- EXERCISE REQUIREMENTS -
Look through the data and write out every line with the word "Consider" in it.

(Recorded data)
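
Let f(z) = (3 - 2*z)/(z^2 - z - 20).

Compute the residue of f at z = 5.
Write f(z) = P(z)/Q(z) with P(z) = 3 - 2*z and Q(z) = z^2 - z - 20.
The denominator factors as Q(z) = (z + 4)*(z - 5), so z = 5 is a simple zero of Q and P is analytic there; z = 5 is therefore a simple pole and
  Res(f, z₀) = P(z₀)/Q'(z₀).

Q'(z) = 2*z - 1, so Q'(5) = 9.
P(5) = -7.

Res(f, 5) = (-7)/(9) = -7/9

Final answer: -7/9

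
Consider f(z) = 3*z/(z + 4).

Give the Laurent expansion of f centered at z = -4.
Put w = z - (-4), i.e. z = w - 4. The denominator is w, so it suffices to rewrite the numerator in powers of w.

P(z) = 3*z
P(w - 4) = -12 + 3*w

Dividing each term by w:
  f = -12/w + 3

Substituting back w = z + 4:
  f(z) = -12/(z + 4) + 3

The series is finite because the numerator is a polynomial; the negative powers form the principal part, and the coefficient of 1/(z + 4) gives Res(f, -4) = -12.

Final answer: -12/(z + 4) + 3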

* * *

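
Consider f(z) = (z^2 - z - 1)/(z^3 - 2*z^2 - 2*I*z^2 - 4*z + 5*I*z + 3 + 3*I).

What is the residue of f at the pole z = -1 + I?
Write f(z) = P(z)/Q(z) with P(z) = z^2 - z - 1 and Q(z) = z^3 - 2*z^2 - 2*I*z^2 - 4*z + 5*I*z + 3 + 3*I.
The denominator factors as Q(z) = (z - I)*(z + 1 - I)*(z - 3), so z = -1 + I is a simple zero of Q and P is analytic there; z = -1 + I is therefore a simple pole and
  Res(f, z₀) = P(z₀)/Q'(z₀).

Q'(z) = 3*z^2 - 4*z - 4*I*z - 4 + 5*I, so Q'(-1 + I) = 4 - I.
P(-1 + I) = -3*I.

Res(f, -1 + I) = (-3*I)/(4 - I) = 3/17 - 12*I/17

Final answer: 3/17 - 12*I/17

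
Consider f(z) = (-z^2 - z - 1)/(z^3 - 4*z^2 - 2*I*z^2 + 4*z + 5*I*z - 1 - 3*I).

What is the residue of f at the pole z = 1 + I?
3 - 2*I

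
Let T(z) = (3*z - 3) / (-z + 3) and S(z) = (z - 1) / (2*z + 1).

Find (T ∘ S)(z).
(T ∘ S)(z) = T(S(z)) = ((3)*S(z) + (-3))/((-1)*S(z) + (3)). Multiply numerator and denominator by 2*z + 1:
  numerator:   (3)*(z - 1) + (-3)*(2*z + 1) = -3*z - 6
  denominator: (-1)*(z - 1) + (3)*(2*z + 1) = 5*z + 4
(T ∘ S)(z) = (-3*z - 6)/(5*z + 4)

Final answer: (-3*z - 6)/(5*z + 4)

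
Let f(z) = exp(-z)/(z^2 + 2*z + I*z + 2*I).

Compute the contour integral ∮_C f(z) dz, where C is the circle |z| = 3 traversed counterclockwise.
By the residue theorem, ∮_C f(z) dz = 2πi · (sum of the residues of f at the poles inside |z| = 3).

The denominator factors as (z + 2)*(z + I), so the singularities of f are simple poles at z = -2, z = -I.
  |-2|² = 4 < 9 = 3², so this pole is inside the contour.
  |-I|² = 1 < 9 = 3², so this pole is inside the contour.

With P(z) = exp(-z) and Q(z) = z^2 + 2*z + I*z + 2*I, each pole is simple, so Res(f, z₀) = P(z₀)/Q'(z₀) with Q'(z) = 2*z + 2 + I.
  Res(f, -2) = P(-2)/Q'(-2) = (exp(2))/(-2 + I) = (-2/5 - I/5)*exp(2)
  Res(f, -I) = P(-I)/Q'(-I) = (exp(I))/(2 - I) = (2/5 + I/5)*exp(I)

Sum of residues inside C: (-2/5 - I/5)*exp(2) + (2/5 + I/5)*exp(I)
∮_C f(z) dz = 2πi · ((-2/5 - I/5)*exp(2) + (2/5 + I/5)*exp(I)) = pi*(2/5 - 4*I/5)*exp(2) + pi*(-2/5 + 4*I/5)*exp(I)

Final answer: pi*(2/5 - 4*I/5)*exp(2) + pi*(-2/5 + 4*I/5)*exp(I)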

- ANSWER BOX -
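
Consider f(z) = 3*z/(z + 4).
Consider f(z) = (z^2 - z - 1)/(z^3 - 2*z^2 - 2*I*z^2 - 4*z + 5*I*z + 3 + 3*I).
Consider f(z) = (-z^2 - z - 1)/(z^3 - 4*z^2 - 2*I*z^2 + 4*z + 5*I*z - 1 - 3*I).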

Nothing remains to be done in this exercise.